### Data for this task

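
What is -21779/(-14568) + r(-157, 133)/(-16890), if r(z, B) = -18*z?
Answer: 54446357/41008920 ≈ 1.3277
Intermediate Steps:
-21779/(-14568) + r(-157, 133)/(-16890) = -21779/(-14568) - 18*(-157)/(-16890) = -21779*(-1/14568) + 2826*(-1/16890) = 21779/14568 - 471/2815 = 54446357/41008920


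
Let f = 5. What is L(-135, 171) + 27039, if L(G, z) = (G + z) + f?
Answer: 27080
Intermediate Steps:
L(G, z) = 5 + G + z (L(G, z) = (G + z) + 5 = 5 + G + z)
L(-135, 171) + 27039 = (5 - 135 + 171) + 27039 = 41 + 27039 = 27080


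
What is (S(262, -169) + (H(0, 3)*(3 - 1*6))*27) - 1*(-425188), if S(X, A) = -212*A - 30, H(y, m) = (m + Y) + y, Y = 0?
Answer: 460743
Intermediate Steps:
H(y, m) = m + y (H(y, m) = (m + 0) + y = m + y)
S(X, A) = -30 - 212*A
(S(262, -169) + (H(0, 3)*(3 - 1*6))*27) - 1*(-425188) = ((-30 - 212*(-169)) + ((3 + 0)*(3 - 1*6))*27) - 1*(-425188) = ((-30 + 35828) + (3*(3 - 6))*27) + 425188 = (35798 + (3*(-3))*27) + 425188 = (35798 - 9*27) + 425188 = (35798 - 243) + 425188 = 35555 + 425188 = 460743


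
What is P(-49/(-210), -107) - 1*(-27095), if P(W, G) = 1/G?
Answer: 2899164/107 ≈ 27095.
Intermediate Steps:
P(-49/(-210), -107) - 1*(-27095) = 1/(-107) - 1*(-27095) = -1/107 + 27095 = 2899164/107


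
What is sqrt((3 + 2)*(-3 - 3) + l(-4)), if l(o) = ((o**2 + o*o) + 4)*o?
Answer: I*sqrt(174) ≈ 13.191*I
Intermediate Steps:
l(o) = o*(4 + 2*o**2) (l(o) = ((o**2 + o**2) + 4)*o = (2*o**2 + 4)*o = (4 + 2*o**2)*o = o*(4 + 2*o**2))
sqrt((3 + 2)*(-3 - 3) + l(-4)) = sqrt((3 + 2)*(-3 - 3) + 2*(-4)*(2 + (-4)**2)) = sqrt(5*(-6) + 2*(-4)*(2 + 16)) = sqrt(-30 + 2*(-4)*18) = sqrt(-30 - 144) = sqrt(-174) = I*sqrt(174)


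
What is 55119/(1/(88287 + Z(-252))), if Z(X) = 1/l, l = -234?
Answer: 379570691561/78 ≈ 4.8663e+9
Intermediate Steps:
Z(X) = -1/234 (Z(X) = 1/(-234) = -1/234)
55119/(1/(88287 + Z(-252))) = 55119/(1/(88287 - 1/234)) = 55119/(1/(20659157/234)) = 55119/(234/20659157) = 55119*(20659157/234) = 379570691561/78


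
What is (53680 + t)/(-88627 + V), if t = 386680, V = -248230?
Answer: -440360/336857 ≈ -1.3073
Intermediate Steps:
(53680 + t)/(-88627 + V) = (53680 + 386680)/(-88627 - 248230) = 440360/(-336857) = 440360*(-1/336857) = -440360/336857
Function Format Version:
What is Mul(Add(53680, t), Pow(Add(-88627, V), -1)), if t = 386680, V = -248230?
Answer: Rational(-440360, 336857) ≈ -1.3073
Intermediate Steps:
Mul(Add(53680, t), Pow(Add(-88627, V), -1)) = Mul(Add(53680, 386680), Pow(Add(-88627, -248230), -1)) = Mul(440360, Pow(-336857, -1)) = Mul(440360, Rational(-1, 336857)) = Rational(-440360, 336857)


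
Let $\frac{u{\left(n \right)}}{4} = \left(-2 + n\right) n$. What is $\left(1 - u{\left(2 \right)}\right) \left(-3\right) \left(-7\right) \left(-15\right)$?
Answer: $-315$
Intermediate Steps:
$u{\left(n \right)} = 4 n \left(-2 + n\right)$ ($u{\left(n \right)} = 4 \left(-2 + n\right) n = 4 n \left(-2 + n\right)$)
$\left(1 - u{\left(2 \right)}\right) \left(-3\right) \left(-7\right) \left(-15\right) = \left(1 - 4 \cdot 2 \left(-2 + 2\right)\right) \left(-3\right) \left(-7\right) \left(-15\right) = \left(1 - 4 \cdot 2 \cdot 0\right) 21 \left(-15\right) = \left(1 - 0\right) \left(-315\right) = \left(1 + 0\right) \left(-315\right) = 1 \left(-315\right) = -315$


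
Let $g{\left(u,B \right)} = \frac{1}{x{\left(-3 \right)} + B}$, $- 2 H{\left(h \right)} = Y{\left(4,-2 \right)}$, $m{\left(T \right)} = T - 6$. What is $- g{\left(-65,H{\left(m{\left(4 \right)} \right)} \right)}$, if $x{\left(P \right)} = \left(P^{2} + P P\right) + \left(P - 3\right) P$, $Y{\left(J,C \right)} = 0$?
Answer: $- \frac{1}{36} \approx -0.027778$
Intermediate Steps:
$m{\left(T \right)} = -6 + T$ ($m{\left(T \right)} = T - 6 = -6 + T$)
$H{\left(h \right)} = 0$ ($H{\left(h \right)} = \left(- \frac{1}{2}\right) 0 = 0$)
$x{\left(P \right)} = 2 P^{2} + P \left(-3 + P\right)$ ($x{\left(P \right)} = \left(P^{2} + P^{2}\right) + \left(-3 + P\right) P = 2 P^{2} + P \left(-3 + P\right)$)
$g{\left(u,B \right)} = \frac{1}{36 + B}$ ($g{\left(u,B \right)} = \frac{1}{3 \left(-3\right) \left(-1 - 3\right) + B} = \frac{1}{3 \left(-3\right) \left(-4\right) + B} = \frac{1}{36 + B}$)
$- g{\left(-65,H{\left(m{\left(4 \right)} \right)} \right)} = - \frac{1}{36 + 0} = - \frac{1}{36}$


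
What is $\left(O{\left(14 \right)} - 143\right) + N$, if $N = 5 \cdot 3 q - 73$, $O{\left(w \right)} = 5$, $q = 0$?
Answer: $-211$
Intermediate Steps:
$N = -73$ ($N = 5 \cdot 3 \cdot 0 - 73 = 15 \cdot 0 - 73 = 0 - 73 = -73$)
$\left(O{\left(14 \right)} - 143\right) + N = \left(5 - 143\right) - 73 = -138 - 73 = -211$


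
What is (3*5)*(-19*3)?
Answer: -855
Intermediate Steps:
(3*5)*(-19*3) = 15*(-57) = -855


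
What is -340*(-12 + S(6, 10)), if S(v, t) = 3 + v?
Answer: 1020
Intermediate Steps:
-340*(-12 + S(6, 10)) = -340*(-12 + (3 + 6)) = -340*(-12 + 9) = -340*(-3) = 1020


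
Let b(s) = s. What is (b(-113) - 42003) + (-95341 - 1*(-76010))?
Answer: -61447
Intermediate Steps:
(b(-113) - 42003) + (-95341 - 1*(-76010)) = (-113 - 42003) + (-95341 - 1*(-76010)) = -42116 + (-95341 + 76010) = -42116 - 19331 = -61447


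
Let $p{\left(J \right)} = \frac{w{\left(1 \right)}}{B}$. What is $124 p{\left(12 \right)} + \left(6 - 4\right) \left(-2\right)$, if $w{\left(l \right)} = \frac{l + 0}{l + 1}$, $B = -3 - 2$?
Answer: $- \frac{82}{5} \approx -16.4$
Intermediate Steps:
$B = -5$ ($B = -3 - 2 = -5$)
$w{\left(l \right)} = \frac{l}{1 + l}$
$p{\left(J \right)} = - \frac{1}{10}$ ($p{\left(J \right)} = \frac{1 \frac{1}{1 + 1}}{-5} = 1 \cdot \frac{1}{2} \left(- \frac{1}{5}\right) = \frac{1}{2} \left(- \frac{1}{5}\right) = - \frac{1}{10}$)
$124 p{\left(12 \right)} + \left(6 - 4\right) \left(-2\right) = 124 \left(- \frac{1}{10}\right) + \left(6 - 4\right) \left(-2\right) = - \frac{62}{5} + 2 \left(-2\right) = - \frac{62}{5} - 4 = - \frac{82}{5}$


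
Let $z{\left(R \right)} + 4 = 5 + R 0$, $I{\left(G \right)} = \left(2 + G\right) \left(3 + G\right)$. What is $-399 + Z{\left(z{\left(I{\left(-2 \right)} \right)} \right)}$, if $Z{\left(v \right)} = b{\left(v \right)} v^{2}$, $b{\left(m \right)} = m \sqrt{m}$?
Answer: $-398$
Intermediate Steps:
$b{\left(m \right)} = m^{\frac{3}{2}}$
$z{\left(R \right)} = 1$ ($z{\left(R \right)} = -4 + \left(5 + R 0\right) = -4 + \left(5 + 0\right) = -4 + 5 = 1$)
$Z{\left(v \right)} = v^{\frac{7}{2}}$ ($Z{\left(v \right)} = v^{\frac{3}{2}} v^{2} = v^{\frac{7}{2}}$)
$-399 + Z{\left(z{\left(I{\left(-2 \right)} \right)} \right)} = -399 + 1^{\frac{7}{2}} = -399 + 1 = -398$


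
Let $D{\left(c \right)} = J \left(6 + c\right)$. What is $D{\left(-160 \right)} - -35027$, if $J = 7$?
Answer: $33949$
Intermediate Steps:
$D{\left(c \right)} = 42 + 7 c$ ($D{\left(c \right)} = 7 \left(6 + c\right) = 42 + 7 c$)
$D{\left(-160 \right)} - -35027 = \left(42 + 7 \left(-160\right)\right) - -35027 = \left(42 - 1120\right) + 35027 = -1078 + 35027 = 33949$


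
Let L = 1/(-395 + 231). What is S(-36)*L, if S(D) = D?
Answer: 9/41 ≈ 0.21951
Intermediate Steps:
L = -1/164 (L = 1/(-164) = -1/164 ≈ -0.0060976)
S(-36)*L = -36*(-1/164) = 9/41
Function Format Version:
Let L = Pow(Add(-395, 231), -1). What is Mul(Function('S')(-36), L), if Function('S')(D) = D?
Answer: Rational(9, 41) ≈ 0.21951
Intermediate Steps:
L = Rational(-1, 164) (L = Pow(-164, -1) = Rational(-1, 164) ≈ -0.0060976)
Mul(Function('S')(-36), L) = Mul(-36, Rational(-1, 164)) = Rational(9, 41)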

######

Exercise details: Please return only the lines above, starting at the line that has "Answer: -855" and ending at the line that has "Answer: -61447", keeping both and leaving each one unchanged.

Answer to this task:
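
Answer: -855
Intermediate Steps:
(3*5)*(-19*3) = 15*(-57) = -855


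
What is -340*(-12 + S(6, 10)), if S(v, t) = 3 + v?
Answer: 1020
Intermediate Steps:
-340*(-12 + S(6, 10)) = -340*(-12 + (3 + 6)) = -340*(-12 + 9) = -340*(-3) = 1020


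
Let b(s) = s. What is (b(-113) - 42003) + (-95341 - 1*(-76010))?
Answer: -61447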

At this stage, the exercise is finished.